• EXERCISE OBJECTIVE:
Output every entry below exactly as it is written.

---------- RECORDS FOR THIS TASK ----------

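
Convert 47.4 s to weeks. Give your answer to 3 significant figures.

7.84e-5 wk

1 s = 1.65344e-6 weeks.
So 47.4 × 1.65344e-6 ≈ 7.84e-5 wk.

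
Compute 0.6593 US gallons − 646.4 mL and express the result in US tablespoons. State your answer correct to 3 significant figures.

125 US tablespoons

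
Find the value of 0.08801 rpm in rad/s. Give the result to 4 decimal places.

1 rpm = 0.104720 radians per second.
So 0.08801 × 0.104720 ≈ 0.0092 rad/s.

0.0092 radians per second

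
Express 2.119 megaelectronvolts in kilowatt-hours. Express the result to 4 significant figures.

1 megaelectronvolt = 4.45049 × 10^-20 kilowatt-hours.
2.119 × 4.45049 × 10^-20 ≈ 9.431 × 10^-20 kWh.

9.431 × 10^-20 kWh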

----------

• EXERCISE ANSWER:
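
Convert 47.4 s to weeks. Give your answer to 3 significant figures.

7.84e-5 wk

1 s = 1.65344e-6 weeks.
So 47.4 × 1.65344e-6 ≈ 7.84e-5 wk.

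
Compute 0.6593 US gallons − 646.4 mL and express the result in US tablespoons. State your answer correct to 3 significant figures.

125 US tablespoons

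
Find the value of 0.08801 rpm in rad/s. Give the result to 4 decimal places.

1 rpm = 0.104720 radians per second.
So 0.08801 × 0.104720 ≈ 0.0092 rad/s.

0.0092 radians per second

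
Express 2.119 megaelectronvolts in kilowatt-hours. Express the result to 4 significant figures.

1 megaelectronvolt = 4.45049 × 10^-20 kilowatt-hours.
2.119 × 4.45049 × 10^-20 ≈ 9.431 × 10^-20 kWh.

9.431 × 10^-20 kWh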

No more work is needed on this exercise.